**Input for this task**:
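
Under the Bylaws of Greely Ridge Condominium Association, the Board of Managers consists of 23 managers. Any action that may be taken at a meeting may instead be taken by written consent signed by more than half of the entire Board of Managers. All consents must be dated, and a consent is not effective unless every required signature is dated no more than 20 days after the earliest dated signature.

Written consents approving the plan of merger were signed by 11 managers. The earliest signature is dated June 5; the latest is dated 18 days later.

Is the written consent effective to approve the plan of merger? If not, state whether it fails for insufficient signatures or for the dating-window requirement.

Signatures required: more than half of 23 — a majority of 23 is 12, so 12 needed; 11 signed. Insufficient.
Dating window: the latest signature is 18 days after the earliest; the limit is 20 days. Within the window.

Not effective — insufficient signatures.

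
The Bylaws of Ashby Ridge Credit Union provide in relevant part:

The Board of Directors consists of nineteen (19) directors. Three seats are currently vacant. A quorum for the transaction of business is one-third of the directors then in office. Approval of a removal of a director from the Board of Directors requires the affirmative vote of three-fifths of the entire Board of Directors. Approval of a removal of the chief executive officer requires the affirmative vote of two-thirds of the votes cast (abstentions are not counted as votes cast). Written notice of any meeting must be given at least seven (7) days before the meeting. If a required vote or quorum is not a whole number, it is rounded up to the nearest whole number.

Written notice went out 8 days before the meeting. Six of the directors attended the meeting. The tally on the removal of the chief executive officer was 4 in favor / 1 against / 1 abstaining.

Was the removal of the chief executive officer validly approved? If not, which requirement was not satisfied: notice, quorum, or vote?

Valid — all requirements satisfied.

Notice: 8 days given; 7 required (8 ≥ 7). Satisfied.
Quorum: 6 present; quorum is 6. Satisfied.
Vote: the removal of the chief executive officer requires two-thirds of the votes cast (6 present − 1 abstaining = 5). 2/3 of 5 = 3.33, rounded up to 4, so 4 affirmative votes are needed; 4 voted in favor. Satisfied.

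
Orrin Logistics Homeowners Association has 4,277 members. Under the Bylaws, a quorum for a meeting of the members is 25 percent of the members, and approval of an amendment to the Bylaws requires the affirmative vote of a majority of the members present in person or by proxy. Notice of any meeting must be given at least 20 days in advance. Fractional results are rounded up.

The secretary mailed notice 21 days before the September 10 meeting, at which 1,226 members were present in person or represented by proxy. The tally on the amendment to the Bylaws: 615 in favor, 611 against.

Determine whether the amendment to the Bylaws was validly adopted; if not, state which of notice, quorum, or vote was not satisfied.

Notice: 21 days given; 20 required. Satisfied.
Quorum: 25% of 4,277 = 1,069.25, rounded up to 1,070; 1,226 present. Satisfied.
Vote: requires a majority of those present (1,226); a majority of 1226 is 614, so 614 needed; 615 in favor. Satisfied.

Valid — all requirements satisfied.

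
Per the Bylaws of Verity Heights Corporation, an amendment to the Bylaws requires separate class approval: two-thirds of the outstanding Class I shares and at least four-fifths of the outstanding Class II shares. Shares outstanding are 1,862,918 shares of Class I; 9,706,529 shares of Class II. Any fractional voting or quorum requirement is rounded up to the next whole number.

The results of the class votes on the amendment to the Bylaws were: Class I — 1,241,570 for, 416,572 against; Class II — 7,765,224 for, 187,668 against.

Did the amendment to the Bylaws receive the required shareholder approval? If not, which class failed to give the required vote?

Not approved — the Class I shares did not give the required vote.

Class I: 2/3 of 1862918 = 1241945.33, rounded up to 1241946; 1,241,946 required, 1,241,570 in favor — not approved.
Class II: 4/5 of 9706529 = 7765223.20, rounded up to 7765224; 7,765,224 required, 7,765,224 in favor — approved.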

**What the task requires**: In the listing above, the lines from the one containing "Did the amendment" through the last line are to be returned exactly.

**Answer box**:
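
Did the amendment to the Bylaws receive the required shareholder approval? If not, which class failed to give the required vote?

Not approved — the Class I shares did not give the required vote.

Class I: 2/3 of 1862918 = 1241945.33, rounded up to 1241946; 1,241,946 required, 1,241,570 in favor — not approved.
Class II: 4/5 of 9706529 = 7765223.20, rounded up to 7765224; 7,765,224 required, 7,765,224 in favor — approved.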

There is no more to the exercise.